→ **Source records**
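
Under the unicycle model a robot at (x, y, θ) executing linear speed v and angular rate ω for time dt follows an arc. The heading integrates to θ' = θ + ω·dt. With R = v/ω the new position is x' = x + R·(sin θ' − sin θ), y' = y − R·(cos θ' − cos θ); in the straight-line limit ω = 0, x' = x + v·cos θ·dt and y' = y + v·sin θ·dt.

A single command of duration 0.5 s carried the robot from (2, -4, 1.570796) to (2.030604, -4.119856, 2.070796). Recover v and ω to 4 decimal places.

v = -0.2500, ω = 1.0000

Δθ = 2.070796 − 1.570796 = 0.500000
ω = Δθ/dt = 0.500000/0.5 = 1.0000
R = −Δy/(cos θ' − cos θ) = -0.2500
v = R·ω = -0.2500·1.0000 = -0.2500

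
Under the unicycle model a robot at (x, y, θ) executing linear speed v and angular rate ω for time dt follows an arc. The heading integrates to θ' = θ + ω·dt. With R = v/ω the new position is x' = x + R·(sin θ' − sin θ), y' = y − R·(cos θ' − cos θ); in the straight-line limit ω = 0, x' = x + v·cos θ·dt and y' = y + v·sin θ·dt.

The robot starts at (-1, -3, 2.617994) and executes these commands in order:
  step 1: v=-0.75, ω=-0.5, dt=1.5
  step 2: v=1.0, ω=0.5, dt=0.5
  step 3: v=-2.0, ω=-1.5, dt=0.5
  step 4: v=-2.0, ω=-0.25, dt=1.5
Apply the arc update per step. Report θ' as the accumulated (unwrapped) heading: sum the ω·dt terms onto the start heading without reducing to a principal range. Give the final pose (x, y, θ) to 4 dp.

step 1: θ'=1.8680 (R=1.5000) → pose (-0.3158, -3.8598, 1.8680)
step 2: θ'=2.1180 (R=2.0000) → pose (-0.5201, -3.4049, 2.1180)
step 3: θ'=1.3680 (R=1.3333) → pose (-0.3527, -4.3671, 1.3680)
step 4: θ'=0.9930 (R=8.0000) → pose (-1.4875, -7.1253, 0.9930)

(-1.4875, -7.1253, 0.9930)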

→ **Required action**
From the first line to the last, restate the data above exactly.

→ **Exercise answer**
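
Under the unicycle model a robot at (x, y, θ) executing linear speed v and angular rate ω for time dt follows an arc. The heading integrates to θ' = θ + ω·dt. With R = v/ω the new position is x' = x + R·(sin θ' − sin θ), y' = y − R·(cos θ' − cos θ); in the straight-line limit ω = 0, x' = x + v·cos θ·dt and y' = y + v·sin θ·dt.

A single command of duration 0.5 s carried the robot from (2, -4, 1.570796) to (2.030604, -4.119856, 2.070796). Recover v and ω to 4 decimal places.

v = -0.2500, ω = 1.0000

Δθ = 2.070796 − 1.570796 = 0.500000
ω = Δθ/dt = 0.500000/0.5 = 1.0000
R = −Δy/(cos θ' − cos θ) = -0.2500
v = R·ω = -0.2500·1.0000 = -0.2500

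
Under the unicycle model a robot at (x, y, θ) executing linear speed v and angular rate ω for time dt follows an arc. The heading integrates to θ' = θ + ω·dt. With R = v/ω the new position is x' = x + R·(sin θ' − sin θ), y' = y − R·(cos θ' − cos θ); in the straight-line limit ω = 0, x' = x + v·cos θ·dt and y' = y + v·sin θ·dt.

The robot starts at (-1, -3, 2.617994) and executes these commands in order:
  step 1: v=-0.75, ω=-0.5, dt=1.5
  step 2: v=1.0, ω=0.5, dt=0.5
  step 3: v=-2.0, ω=-1.5, dt=0.5
  step 4: v=-2.0, ω=-0.25, dt=1.5
Apply the arc update per step. Report θ' as the accumulated (unwrapped) heading: sum the ω·dt terms onto the start heading without reducing to a principal range. Give the final pose (x, y, θ) to 4 dp.

step 1: θ'=1.8680 (R=1.5000) → pose (-0.3158, -3.8598, 1.8680)
step 2: θ'=2.1180 (R=2.0000) → pose (-0.5201, -3.4049, 2.1180)
step 3: θ'=1.3680 (R=1.3333) → pose (-0.3527, -4.3671, 1.3680)
step 4: θ'=0.9930 (R=8.0000) → pose (-1.4875, -7.1253, 0.9930)

(-1.4875, -7.1253, 0.9930)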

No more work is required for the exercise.